### [Exercise materials]
────────────────────────────────────────

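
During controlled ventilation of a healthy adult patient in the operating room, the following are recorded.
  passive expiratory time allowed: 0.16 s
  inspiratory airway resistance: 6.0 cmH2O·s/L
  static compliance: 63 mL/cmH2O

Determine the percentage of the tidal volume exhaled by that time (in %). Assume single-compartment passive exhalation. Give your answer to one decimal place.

34.5

τ = R × C = 6.0 × 63 mL/cmH2O = 6.0 × 0.063 L/cmH2O = 0.378 s.
Passive exhalation: V(t)/V₀ = e^(−t/τ) = e^(−0.16/0.378) = 0.6549.
Fraction exhaled = 1 − 0.6549 = 0.3451 → 34.51%.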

────────────────────────────────────────

### [Activity]
For this exercise, set down all of the entries again word for word.

### [Task answer]
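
During controlled ventilation of a healthy adult patient in the operating room, the following are recorded.
  passive expiratory time allowed: 0.16 s
  inspiratory airway resistance: 6.0 cmH2O·s/L
  static compliance: 63 mL/cmH2O

Determine the percentage of the tidal volume exhaled by that time (in %). Assume single-compartment passive exhalation. Give your answer to one decimal place.

34.5

τ = R × C = 6.0 × 63 mL/cmH2O = 6.0 × 0.063 L/cmH2O = 0.378 s.
Passive exhalation: V(t)/V₀ = e^(−t/τ) = e^(−0.16/0.378) = 0.6549.
Fraction exhaled = 1 − 0.6549 = 0.3451 → 34.51%.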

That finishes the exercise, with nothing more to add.